* [WORK INSTRUCTIONS]: The lines from the start of the data up to and including the one with "- Generation 0 is the initial row." should be returned exactly, and nothing else.

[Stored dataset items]
════════════════════
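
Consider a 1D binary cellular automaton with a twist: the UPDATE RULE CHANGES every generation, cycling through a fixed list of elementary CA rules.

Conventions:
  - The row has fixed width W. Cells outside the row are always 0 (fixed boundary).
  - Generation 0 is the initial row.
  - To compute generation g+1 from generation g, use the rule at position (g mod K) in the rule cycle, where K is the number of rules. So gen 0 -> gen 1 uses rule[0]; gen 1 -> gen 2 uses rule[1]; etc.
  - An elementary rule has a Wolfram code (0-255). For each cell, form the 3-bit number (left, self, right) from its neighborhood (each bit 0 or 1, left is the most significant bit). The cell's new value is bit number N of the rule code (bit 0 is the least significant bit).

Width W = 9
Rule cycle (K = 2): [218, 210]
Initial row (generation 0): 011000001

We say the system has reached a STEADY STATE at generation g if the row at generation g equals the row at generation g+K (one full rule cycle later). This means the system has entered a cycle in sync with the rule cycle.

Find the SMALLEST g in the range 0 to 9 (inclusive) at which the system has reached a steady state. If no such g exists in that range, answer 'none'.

Gen 0: 011000001
Gen 1 (rule 218): 111100010
Gen 2 (rule 210): 011110101
Gen 3 (rule 218): 111110000
Gen 4 (rule 210): 011111000
Gen 5 (rule 218): 111111100
Gen 6 (rule 210): 011111110
Gen 7 (rule 218): 111111111
Gen 8 (rule 210): 011111111
Gen 9 (rule 218): 111111111
Gen 10 (rule 210): 011111111
Gen 11 (rule 218): 111111111

Answer: 7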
════════════════════
* [RESULT]:
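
Consider a 1D binary cellular automaton with a twist: the UPDATE RULE CHANGES every generation, cycling through a fixed list of elementary CA rules.

Conventions:
  - The row has fixed width W. Cells outside the row are always 0 (fixed boundary).
  - Generation 0 is the initial row.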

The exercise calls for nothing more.